TO DO: Retype all of the data. Every line must match exactly.

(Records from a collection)
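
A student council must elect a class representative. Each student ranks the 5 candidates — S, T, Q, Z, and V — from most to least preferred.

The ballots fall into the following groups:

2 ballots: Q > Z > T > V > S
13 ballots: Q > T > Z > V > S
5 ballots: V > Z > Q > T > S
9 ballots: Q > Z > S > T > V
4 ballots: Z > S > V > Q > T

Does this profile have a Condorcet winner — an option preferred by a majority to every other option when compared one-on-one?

Yes

Head-to-head results (33 voters total):
S vs T: T wins 20–13.
S vs Q: Q wins 29–4.
S vs Z: Z wins 33–0.
S vs V: V wins 20–13.
T vs Q: Q wins 33–0.
T vs Z: Z wins 20–13.
T vs V: T wins 24–9.
Q vs Z: Q wins 24–9.
Q vs V: Q wins 24–9.
Z vs V: Z wins 28–5.
Q beats each rival — S (29–4), T (33–0), Z (24–9), V (24–9) — so Q is the Condorcet winner.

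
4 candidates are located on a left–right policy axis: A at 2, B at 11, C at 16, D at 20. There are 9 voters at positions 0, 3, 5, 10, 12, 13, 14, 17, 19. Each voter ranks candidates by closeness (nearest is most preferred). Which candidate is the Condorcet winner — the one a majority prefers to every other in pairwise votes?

With single-peaked preferences on a line, the Condorcet winner is the candidate closest to the median voter.
The median voter (position 12) is closest to B at 11.
Check: B vs C — voters closer to B: 6 of 9.

B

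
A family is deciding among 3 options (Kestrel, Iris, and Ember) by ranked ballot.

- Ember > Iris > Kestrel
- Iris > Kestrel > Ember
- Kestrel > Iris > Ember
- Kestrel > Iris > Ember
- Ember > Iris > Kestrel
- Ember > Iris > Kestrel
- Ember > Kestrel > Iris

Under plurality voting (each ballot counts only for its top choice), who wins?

Ember

First-place vote totals:
  Kestrel: 2
  Iris: 1
  Ember: 4
Ember has the most first-place votes.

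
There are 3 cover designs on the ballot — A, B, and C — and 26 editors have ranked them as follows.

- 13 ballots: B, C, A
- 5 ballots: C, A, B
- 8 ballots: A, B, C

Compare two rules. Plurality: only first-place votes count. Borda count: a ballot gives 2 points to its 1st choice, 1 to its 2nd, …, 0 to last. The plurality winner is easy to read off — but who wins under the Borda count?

Plurality first-place counts: A 8, B 13, C 5 → B.
Borda totals: A 21, B 34, C 23 → B.

B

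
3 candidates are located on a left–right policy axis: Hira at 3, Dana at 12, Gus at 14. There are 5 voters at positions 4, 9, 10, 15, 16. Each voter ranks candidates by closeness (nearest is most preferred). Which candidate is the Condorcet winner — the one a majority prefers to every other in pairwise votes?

Dana

With single-peaked preferences on a line, the Condorcet winner is the candidate closest to the median voter.
The median voter (position 10) is closest to Dana at 12.
Check: Dana vs Gus — voters closer to Dana: 3 of 5.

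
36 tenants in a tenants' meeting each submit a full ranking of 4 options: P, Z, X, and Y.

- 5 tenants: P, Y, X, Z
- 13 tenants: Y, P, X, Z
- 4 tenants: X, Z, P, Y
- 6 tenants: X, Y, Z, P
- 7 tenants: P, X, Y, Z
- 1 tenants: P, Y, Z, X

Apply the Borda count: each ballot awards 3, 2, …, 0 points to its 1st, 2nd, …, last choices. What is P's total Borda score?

69

Borda scores:
  P: 5·3 + 13·2 + 4·1 + 6·0 + 7·3 + 3 = 69
  Z: 5·0 + 13·0 + 4·2 + 6·1 + 7·0 + 1 = 15
  X: 5·1 + 13·1 + 4·3 + 6·3 + 7·2 + 0 = 62
  Y: 5·2 + 13·3 + 4·0 + 6·2 + 7·1 + 2 = 70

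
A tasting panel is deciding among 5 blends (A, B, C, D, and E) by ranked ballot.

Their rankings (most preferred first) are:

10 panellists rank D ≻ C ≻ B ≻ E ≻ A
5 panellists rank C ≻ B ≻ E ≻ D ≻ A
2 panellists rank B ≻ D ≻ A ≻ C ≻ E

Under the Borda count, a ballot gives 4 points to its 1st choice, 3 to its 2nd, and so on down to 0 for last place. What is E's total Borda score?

Borda scores:
  A: 10·0 + 5·0 + 2·2 = 4
  B: 10·2 + 5·3 + 2·4 = 43
  C: 10·3 + 5·4 + 2·1 = 52
  D: 10·4 + 5·1 + 2·3 = 51
  E: 10·1 + 5·2 + 2·0 = 20

20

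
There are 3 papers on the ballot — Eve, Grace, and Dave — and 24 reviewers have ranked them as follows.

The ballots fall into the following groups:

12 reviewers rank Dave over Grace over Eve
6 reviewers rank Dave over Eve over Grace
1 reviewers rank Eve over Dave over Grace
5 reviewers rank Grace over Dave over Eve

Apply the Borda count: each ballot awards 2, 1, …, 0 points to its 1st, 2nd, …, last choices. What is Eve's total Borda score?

8

Borda scores:
  Eve: 12·0 + 6·1 + 2 + 5·0 = 8
  Grace: 12·1 + 6·0 + 0 + 5·2 = 22
  Dave: 12·2 + 6·2 + 1 + 5·1 = 42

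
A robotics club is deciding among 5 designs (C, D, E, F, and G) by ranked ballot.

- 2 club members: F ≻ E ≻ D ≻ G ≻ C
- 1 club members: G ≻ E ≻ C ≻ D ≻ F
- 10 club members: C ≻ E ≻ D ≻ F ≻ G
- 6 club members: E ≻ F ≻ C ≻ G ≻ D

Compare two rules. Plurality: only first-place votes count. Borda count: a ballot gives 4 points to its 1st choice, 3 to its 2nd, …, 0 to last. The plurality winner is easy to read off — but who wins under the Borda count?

Plurality first-place counts: C 10, D 0, E 6, F 2, G 1 → C.
Borda totals: C 54, D 25, E 63, F 36, G 12 → E.

E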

RESULT FOR THIS TASK:
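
A student council must elect a class representative. Each student ranks the 5 candidates — S, T, Q, Z, and V — from most to least preferred.

The ballots fall into the following groups:

2 ballots: Q > Z > T > V > S
13 ballots: Q > T > Z > V > S
5 ballots: V > Z > Q > T > S
9 ballots: Q > Z > S > T > V
4 ballots: Z > S > V > Q > T

Does this profile have a Condorcet winner — an option preferred by a majority to every other option when compared one-on-one?

Yes

Head-to-head results (33 voters total):
S vs T: T wins 20–13.
S vs Q: Q wins 29–4.
S vs Z: Z wins 33–0.
S vs V: V wins 20–13.
T vs Q: Q wins 33–0.
T vs Z: Z wins 20–13.
T vs V: T wins 24–9.
Q vs Z: Q wins 24–9.
Q vs V: Q wins 24–9.
Z vs V: Z wins 28–5.
Q beats each rival — S (29–4), T (33–0), Z (24–9), V (24–9) — so Q is the Condorcet winner.

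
4 candidates are located on a left–right policy axis: A at 2, B at 11, C at 16, D at 20. There are 9 voters at positions 0, 3, 5, 10, 12, 13, 14, 17, 19. Each voter ranks candidates by closeness (nearest is most preferred). Which candidate is the Condorcet winner — the one a majority prefers to every other in pairwise votes?

With single-peaked preferences on a line, the Condorcet winner is the candidate closest to the median voter.
The median voter (position 12) is closest to B at 11.
Check: B vs C — voters closer to B: 6 of 9.

B

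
A family is deciding among 3 options (Kestrel, Iris, and Ember) by ranked ballot.

- Ember > Iris > Kestrel
- Iris > Kestrel > Ember
- Kestrel > Iris > Ember
- Kestrel > Iris > Ember
- Ember > Iris > Kestrel
- Ember > Iris > Kestrel
- Ember > Kestrel > Iris

Under plurality voting (each ballot counts only for its top choice), who wins?

Ember

First-place vote totals:
  Kestrel: 2
  Iris: 1
  Ember: 4
Ember has the most first-place votes.

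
There are 3 cover designs on the ballot — A, B, and C — and 26 editors have ranked them as follows.

- 13 ballots: B, C, A
- 5 ballots: C, A, B
- 8 ballots: A, B, C

Compare two rules. Plurality: only first-place votes count. Borda count: a ballot gives 2 points to its 1st choice, 1 to its 2nd, …, 0 to last. The plurality winner is easy to read off — but who wins under the Borda count?

Plurality first-place counts: A 8, B 13, C 5 → B.
Borda totals: A 21, B 34, C 23 → B.

B

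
3 candidates are located on a left–right policy axis: Hira at 3, Dana at 12, Gus at 14. There are 5 voters at positions 4, 9, 10, 15, 16. Each voter ranks candidates by closeness (nearest is most preferred). Which candidate is the Condorcet winner — the one a majority prefers to every other in pairwise votes?

Dana

With single-peaked preferences on a line, the Condorcet winner is the candidate closest to the median voter.
The median voter (position 10) is closest to Dana at 12.
Check: Dana vs Gus — voters closer to Dana: 3 of 5.

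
36 tenants in a tenants' meeting each submit a full ranking of 4 options: P, Z, X, and Y.

- 5 tenants: P, Y, X, Z
- 13 tenants: Y, P, X, Z
- 4 tenants: X, Z, P, Y
- 6 tenants: X, Y, Z, P
- 7 tenants: P, X, Y, Z
- 1 tenants: P, Y, Z, X

Apply the Borda count: each ballot awards 3, 2, …, 0 points to its 1st, 2nd, …, last choices. What is P's total Borda score?

69

Borda scores:
  P: 5·3 + 13·2 + 4·1 + 6·0 + 7·3 + 3 = 69
  Z: 5·0 + 13·0 + 4·2 + 6·1 + 7·0 + 1 = 15
  X: 5·1 + 13·1 + 4·3 + 6·3 + 7·2 + 0 = 62
  Y: 5·2 + 13·3 + 4·0 + 6·2 + 7·1 + 2 = 70

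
A tasting panel is deciding among 5 blends (A, B, C, D, and E) by ranked ballot.

Their rankings (most preferred first) are:

10 panellists rank D ≻ C ≻ B ≻ E ≻ A
5 panellists rank C ≻ B ≻ E ≻ D ≻ A
2 panellists rank B ≻ D ≻ A ≻ C ≻ E

Under the Borda count, a ballot gives 4 points to its 1st choice, 3 to its 2nd, and so on down to 0 for last place. What is E's total Borda score?

Borda scores:
  A: 10·0 + 5·0 + 2·2 = 4
  B: 10·2 + 5·3 + 2·4 = 43
  C: 10·3 + 5·4 + 2·1 = 52
  D: 10·4 + 5·1 + 2·3 = 51
  E: 10·1 + 5·2 + 2·0 = 20

20

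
There are 3 papers on the ballot — Eve, Grace, and Dave — and 24 reviewers have ranked them as follows.

The ballots fall into the following groups:

12 reviewers rank Dave over Grace over Eve
6 reviewers rank Dave over Eve over Grace
1 reviewers rank Eve over Dave over Grace
5 reviewers rank Grace over Dave over Eve

Apply the Borda count: each ballot awards 2, 1, …, 0 points to its 1st, 2nd, …, last choices. What is Eve's total Borda score?

8

Borda scores:
  Eve: 12·0 + 6·1 + 2 + 5·0 = 8
  Grace: 12·1 + 6·0 + 0 + 5·2 = 22
  Dave: 12·2 + 6·2 + 1 + 5·1 = 42

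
A robotics club is deciding among 5 designs (C, D, E, F, and G) by ranked ballot.

- 2 club members: F ≻ E ≻ D ≻ G ≻ C
- 1 club members: G ≻ E ≻ C ≻ D ≻ F
- 10 club members: C ≻ E ≻ D ≻ F ≻ G
- 6 club members: E ≻ F ≻ C ≻ G ≻ D

Compare two rules. Plurality: only first-place votes count. Borda count: a ballot gives 4 points to its 1st choice, 3 to its 2nd, …, 0 to last. The plurality winner is easy to read off — but who wins under the Borda count?

Plurality first-place counts: C 10, D 0, E 6, F 2, G 1 → C.
Borda totals: C 54, D 25, E 63, F 36, G 12 → E.

E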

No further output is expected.